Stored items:
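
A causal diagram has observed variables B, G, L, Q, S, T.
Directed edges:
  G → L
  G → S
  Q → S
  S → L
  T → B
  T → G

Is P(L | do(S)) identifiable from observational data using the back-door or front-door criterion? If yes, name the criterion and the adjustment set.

desc(S)\{S}={L}; candidates ⊆ {B,G,Q,T}.
size 0: {}; under {} S still reaches {B,G,L,Q,T} ∋ L.
{G}: S⊥L given {G} in G with S→· removed — back-door holds.
P(L|do(S)) = Σ_{G} P(L|S,G)·P(G).

P(L|do(S)): backdoor, adjust for {G}.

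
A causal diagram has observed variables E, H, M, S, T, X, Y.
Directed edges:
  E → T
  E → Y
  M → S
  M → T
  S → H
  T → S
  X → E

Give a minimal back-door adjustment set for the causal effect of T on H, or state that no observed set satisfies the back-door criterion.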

WHAT IS EXPECTED => Exactly as they stand, repeat all the records.

ANSWER SECTION =>
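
A causal diagram has observed variables B, G, L, Q, S, T.
Directed edges:
  G → L
  G → S
  Q → S
  S → L
  T → B
  T → G

Is P(L | do(S)) identifiable from observational data using the back-door or front-door criterion? If yes, name the criterion and the adjustment set.

desc(S)\{S}={L}; candidates ⊆ {B,G,Q,T}.
size 0: {}; under {} S still reaches {B,G,L,Q,T} ∋ L.
{G}: S⊥L given {G} in G with S→· removed — back-door holds.
P(L|do(S)) = Σ_{G} P(L|S,G)·P(G).

P(L|do(S)): backdoor, adjust for {G}.

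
A causal diagram has observed variables E, H, M, S, T, X, Y.
Directed edges:
  E → T
  E → Y
  M → S
  M → T
  S → H
  T → S
  X → E

Give a minimal back-door adjustment set for the causal effect of T on H, or state that no observed set satisfies the back-door criterion.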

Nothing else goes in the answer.